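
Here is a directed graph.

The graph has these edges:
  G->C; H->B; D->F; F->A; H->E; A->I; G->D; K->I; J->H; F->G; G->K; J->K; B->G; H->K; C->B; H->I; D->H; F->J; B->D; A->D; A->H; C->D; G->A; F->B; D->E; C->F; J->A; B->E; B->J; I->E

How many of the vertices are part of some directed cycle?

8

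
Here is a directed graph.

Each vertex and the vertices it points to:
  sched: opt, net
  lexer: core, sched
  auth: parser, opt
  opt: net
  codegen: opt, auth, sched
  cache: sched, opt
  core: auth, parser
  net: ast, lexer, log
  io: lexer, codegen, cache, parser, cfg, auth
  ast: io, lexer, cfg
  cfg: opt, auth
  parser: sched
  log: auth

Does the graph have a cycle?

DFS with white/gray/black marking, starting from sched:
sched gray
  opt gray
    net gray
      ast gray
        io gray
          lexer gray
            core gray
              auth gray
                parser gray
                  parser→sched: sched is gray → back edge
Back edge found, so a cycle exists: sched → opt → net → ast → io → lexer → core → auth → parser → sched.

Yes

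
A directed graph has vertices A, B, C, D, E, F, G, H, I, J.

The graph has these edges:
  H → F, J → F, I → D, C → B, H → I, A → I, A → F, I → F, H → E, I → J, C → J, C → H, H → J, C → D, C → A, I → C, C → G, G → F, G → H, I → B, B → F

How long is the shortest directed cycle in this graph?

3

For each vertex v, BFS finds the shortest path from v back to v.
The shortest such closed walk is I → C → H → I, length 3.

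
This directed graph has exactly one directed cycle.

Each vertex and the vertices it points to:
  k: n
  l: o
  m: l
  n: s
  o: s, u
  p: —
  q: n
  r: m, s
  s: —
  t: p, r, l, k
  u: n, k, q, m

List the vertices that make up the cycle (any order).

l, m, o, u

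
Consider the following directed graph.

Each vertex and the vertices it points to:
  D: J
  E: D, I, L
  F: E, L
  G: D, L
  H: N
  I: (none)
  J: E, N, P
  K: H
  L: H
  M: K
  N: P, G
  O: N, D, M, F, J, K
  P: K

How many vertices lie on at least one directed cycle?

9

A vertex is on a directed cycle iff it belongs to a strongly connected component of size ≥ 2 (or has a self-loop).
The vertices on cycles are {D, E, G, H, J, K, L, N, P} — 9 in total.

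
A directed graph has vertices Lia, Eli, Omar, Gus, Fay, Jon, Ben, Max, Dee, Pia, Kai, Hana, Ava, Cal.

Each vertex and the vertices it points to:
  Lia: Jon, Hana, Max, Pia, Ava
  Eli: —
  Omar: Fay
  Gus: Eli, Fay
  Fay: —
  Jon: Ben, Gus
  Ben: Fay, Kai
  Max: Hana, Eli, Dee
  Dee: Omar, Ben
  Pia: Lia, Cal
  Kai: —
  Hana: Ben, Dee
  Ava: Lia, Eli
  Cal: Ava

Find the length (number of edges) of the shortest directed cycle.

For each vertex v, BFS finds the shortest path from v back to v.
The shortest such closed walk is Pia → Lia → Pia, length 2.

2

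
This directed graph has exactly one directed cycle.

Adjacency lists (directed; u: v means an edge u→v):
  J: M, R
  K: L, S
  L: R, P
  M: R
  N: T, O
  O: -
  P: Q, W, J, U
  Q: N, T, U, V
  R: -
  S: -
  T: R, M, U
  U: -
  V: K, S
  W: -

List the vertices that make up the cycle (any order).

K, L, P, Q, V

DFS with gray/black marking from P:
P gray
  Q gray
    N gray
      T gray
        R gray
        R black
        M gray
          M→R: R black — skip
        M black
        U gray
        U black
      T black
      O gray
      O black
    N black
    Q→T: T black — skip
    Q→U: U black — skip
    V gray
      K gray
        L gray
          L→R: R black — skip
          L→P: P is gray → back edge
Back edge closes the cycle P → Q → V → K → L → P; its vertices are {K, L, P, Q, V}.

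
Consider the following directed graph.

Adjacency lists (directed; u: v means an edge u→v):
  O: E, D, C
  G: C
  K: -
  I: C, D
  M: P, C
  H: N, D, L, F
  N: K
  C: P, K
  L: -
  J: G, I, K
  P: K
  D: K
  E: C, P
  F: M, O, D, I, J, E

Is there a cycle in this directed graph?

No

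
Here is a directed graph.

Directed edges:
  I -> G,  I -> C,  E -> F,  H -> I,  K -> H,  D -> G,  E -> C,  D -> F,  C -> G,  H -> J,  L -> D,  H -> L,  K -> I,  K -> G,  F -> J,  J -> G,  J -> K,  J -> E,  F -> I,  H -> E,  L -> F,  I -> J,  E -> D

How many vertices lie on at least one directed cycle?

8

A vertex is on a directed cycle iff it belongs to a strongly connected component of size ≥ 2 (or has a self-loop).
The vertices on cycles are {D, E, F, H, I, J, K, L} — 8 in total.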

═══

- ABOUT THIS EXERCISE: The data must be duplicated exactly, with nothing left out.

- ANSWER FOR THIS EXERCISE:
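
Here is a directed graph.

The graph has these edges:
  G->C; H->B; D->F; F->A; H->E; A->I; G->D; K->I; J->H; F->G; G->K; J->K; B->G; H->K; C->B; H->I; D->H; F->J; B->D; A->D; A->H; C->D; G->A; F->B; D->E; C->F; J->A; B->E; B->J; I->E

How many of the vertices are part of some directed cycle?

8

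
Here is a directed graph.

Each vertex and the vertices it points to:
  sched: opt, net
  lexer: core, sched
  auth: parser, opt
  opt: net
  codegen: opt, auth, sched
  cache: sched, opt
  core: auth, parser
  net: ast, lexer, log
  io: lexer, codegen, cache, parser, cfg, auth
  ast: io, lexer, cfg
  cfg: opt, auth
  parser: sched
  log: auth

Does the graph have a cycle?

DFS with white/gray/black marking, starting from sched:
sched gray
  opt gray
    net gray
      ast gray
        io gray
          lexer gray
            core gray
              auth gray
                parser gray
                  parser→sched: sched is gray → back edge
Back edge found, so a cycle exists: sched → opt → net → ast → io → lexer → core → auth → parser → sched.

Yes

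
A directed graph has vertices A, B, C, D, E, F, G, H, I, J.

The graph has these edges:
  H → F, J → F, I → D, C → B, H → I, A → I, A → F, I → F, H → E, I → J, C → J, C → H, H → J, C → D, C → A, I → C, C → G, G → F, G → H, I → B, B → F

How long is the shortest directed cycle in this graph?

3

For each vertex v, BFS finds the shortest path from v back to v.
The shortest such closed walk is I → C → H → I, length 3.

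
This directed graph has exactly one directed cycle.

Each vertex and the vertices it points to:
  k: n
  l: o
  m: l
  n: s
  o: s, u
  p: —
  q: n
  r: m, s
  s: —
  t: p, r, l, k
  u: n, k, q, m

List the vertices that make up the cycle (any order).

l, m, o, u

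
Consider the following directed graph.

Each vertex and the vertices it points to:
  D: J
  E: D, I, L
  F: E, L
  G: D, L
  H: N
  I: (none)
  J: E, N, P
  K: H
  L: H
  M: K
  N: P, G
  O: N, D, M, F, J, K
  P: K

How many vertices lie on at least one directed cycle?

9

A vertex is on a directed cycle iff it belongs to a strongly connected component of size ≥ 2 (or has a self-loop).
The vertices on cycles are {D, E, G, H, J, K, L, N, P} — 9 in total.

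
A directed graph has vertices Lia, Eli, Omar, Gus, Fay, Jon, Ben, Max, Dee, Pia, Kai, Hana, Ava, Cal.

Each vertex and the vertices it points to:
  Lia: Jon, Hana, Max, Pia, Ava
  Eli: —
  Omar: Fay
  Gus: Eli, Fay
  Fay: —
  Jon: Ben, Gus
  Ben: Fay, Kai
  Max: Hana, Eli, Dee
  Dee: Omar, Ben
  Pia: Lia, Cal
  Kai: —
  Hana: Ben, Dee
  Ava: Lia, Eli
  Cal: Ava

Find the length (number of edges) of the shortest directed cycle.

For each vertex v, BFS finds the shortest path from v back to v.
The shortest such closed walk is Pia → Lia → Pia, length 2.

2

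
This directed graph has exactly one directed cycle.

Adjacency lists (directed; u: v means an edge u→v):
  J: M, R
  K: L, S
  L: R, P
  M: R
  N: T, O
  O: -
  P: Q, W, J, U
  Q: N, T, U, V
  R: -
  S: -
  T: R, M, U
  U: -
  V: K, S
  W: -

List the vertices that make up the cycle (any order).

K, L, P, Q, V

DFS with gray/black marking from P:
P gray
  Q gray
    N gray
      T gray
        R gray
        R black
        M gray
          M→R: R black — skip
        M black
        U gray
        U black
      T black
      O gray
      O black
    N black
    Q→T: T black — skip
    Q→U: U black — skip
    V gray
      K gray
        L gray
          L→R: R black — skip
          L→P: P is gray → back edge
Back edge closes the cycle P → Q → V → K → L → P; its vertices are {K, L, P, Q, V}.

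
Consider the following directed graph.

Adjacency lists (directed; u: v means an edge u→v):
  O: E, D, C
  G: C
  K: -
  I: C, D
  M: P, C
  H: N, D, L, F
  N: K
  C: P, K
  L: -
  J: G, I, K
  P: K
  D: K
  E: C, P
  F: M, O, D, I, J, E

Is there a cycle in this directed graph?

No

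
Here is a directed graph.

Directed edges:
  I -> G,  I -> C,  E -> F,  H -> I,  K -> H,  D -> G,  E -> C,  D -> F,  C -> G,  H -> J,  L -> D,  H -> L,  K -> I,  K -> G,  F -> J,  J -> G,  J -> K,  J -> E,  F -> I,  H -> E,  L -> F,  I -> J,  E -> D

How many vertices lie on at least one directed cycle?

8

A vertex is on a directed cycle iff it belongs to a strongly connected component of size ≥ 2 (or has a self-loop).
The vertices on cycles are {D, E, F, H, I, J, K, L} — 8 in total.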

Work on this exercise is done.